(The records)

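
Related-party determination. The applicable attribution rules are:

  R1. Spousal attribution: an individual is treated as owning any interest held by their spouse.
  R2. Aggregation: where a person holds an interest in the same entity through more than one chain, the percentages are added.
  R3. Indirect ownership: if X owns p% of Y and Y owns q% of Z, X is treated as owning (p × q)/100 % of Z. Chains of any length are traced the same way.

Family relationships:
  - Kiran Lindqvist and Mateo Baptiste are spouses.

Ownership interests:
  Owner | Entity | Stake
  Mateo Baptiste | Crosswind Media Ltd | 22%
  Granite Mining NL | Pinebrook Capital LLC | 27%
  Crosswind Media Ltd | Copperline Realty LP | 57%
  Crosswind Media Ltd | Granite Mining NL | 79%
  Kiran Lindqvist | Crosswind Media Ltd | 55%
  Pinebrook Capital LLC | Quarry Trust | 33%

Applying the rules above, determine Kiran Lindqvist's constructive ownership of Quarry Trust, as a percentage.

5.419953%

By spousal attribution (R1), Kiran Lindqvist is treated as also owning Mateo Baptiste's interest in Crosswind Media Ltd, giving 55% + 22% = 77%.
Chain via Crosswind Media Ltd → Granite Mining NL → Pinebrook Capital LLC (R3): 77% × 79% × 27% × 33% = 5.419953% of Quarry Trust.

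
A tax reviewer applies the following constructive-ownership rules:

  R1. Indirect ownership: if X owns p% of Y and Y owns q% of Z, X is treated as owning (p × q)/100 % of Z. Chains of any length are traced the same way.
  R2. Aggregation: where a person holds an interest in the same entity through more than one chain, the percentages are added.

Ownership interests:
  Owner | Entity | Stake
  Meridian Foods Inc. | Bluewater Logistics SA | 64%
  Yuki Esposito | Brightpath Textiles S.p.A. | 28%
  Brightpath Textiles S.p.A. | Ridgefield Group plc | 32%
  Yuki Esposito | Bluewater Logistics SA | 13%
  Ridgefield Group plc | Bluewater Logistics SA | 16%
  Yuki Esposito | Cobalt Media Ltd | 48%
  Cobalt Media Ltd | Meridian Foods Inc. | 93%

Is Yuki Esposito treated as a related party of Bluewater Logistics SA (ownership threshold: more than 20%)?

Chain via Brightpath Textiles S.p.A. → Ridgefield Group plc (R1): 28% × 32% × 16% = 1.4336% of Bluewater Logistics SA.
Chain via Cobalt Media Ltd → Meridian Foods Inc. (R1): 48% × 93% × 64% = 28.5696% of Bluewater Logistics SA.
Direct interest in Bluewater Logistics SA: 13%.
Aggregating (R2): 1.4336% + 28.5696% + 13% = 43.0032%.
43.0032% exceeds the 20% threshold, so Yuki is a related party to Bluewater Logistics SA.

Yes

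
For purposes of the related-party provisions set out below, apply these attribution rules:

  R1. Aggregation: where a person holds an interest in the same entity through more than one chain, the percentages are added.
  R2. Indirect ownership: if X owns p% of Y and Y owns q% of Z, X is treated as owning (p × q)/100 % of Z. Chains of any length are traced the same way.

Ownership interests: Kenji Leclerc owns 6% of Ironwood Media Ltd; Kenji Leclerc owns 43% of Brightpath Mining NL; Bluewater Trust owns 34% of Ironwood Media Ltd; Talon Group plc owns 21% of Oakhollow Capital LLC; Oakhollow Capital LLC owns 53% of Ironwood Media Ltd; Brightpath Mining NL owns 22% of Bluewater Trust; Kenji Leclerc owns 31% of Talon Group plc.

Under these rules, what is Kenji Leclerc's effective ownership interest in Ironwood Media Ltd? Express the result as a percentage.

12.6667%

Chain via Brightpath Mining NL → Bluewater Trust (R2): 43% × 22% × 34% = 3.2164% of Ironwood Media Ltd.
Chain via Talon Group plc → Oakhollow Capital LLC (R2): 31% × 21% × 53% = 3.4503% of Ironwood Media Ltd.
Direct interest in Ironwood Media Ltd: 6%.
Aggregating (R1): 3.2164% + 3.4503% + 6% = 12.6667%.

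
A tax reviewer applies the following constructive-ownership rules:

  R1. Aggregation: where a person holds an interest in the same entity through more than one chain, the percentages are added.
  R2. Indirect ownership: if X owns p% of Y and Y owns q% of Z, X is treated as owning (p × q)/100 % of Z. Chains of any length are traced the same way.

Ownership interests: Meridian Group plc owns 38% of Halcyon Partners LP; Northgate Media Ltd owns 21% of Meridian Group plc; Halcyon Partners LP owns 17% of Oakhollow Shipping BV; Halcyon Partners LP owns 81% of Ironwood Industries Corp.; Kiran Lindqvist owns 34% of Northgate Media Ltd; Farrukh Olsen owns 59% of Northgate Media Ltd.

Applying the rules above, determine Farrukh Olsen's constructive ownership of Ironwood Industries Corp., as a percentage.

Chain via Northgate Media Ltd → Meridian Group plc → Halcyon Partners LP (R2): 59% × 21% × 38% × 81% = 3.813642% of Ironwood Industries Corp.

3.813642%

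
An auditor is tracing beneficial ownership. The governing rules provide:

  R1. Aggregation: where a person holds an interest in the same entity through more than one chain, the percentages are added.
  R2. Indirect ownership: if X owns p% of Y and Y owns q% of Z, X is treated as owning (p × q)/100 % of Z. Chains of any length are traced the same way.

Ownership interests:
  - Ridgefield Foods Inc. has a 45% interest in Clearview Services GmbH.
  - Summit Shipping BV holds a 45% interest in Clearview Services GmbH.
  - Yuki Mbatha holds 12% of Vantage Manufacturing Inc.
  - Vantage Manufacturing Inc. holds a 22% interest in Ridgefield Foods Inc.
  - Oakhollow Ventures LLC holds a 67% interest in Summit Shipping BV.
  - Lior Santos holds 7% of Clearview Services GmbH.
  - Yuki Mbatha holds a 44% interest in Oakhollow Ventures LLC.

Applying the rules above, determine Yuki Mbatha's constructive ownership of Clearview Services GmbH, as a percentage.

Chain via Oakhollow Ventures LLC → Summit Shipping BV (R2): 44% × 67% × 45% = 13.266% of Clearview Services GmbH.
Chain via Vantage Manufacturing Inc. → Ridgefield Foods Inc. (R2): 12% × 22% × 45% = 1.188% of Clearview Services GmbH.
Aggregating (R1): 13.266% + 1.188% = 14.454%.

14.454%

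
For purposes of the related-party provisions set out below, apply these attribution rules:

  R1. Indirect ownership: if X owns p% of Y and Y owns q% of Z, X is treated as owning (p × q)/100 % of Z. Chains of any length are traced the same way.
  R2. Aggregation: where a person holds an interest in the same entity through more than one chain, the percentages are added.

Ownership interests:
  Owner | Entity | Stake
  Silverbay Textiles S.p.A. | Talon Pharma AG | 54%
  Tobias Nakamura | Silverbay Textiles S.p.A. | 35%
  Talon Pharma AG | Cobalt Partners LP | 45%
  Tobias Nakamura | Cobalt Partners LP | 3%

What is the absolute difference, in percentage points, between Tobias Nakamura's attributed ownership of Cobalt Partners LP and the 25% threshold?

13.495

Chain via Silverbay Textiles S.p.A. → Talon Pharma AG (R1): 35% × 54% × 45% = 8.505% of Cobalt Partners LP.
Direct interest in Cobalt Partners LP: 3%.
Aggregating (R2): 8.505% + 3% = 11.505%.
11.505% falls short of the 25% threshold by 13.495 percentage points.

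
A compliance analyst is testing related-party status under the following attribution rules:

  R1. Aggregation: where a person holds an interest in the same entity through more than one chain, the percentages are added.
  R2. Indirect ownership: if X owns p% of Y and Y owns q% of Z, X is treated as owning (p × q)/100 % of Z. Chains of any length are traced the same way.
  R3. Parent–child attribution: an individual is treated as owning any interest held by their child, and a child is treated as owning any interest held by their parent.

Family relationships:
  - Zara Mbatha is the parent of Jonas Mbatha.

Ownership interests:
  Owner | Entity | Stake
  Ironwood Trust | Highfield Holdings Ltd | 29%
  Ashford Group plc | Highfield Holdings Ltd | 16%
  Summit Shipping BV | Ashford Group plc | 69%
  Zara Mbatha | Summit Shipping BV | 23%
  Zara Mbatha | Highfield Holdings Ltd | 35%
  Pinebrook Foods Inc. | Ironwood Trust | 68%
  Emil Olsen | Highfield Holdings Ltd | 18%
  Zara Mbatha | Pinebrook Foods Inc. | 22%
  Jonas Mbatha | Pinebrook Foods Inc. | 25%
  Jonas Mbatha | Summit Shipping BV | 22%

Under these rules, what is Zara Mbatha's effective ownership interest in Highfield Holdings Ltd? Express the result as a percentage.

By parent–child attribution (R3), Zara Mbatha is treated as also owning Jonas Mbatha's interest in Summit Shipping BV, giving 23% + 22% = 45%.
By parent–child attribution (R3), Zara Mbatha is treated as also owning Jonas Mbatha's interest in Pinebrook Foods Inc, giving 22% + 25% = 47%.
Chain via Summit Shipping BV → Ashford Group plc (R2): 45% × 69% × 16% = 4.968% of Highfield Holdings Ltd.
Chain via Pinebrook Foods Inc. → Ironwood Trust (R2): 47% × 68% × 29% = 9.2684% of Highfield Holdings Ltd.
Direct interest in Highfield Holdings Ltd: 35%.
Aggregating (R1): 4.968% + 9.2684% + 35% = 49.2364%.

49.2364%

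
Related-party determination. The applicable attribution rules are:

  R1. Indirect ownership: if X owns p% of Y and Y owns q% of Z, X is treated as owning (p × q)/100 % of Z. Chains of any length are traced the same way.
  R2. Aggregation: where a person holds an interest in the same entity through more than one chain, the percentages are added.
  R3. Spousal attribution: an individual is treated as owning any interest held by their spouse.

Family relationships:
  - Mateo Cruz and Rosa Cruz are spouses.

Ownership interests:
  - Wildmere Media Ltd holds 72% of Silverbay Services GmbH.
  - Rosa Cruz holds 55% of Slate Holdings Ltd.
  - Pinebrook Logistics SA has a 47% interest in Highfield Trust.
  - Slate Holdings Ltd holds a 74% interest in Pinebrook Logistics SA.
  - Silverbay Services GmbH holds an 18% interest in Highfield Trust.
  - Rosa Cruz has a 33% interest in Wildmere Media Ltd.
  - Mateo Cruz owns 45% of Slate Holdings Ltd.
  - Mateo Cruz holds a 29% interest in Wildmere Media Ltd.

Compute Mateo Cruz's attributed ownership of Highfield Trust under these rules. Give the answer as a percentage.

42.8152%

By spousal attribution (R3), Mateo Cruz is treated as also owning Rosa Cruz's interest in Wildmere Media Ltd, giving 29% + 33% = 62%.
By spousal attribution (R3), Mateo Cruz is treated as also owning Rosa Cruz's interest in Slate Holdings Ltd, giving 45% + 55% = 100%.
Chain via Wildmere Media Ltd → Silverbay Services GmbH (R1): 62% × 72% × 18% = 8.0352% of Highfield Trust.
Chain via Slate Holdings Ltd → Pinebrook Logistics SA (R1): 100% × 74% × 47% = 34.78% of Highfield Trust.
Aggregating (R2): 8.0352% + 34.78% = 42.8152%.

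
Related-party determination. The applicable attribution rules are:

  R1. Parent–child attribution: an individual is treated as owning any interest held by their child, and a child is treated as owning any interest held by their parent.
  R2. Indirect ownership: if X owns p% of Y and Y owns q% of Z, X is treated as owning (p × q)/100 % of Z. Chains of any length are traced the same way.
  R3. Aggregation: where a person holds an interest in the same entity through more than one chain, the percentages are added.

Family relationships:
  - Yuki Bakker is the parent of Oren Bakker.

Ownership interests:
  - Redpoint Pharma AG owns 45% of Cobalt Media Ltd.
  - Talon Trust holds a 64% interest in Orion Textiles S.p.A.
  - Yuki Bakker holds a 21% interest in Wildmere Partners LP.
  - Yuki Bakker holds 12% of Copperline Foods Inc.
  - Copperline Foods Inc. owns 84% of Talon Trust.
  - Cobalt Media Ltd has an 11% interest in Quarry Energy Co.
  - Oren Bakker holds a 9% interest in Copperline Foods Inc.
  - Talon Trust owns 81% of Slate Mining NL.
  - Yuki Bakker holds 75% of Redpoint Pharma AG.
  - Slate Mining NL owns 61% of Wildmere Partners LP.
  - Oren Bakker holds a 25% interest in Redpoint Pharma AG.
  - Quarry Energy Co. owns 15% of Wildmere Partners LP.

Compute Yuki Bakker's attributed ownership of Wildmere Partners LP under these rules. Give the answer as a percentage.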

(End The records)

Your task is to retype the entries verbatim, starting with the line that holds "- Mateo Cruz and Rosa Cruz are spouses." and stopping after the line that holds "- Mateo Cruz holds".

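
  - Mateo Cruz and Rosa Cruz are spouses.

Ownership interests:
  - Wildmere Media Ltd holds 72% of Silverbay Services GmbH.
  - Rosa Cruz holds 55% of Slate Holdings Ltd.
  - Pinebrook Logistics SA has a 47% interest in Highfield Trust.
  - Slate Holdings Ltd holds a 74% interest in Pinebrook Logistics SA.
  - Silverbay Services GmbH holds an 18% interest in Highfield Trust.
  - Rosa Cruz has a 33% interest in Wildmere Media Ltd.
  - Mateo Cruz owns 45% of Slate Holdings Ltd.
  - Mateo Cruz holds a 29% interest in Wildmere Media Ltd.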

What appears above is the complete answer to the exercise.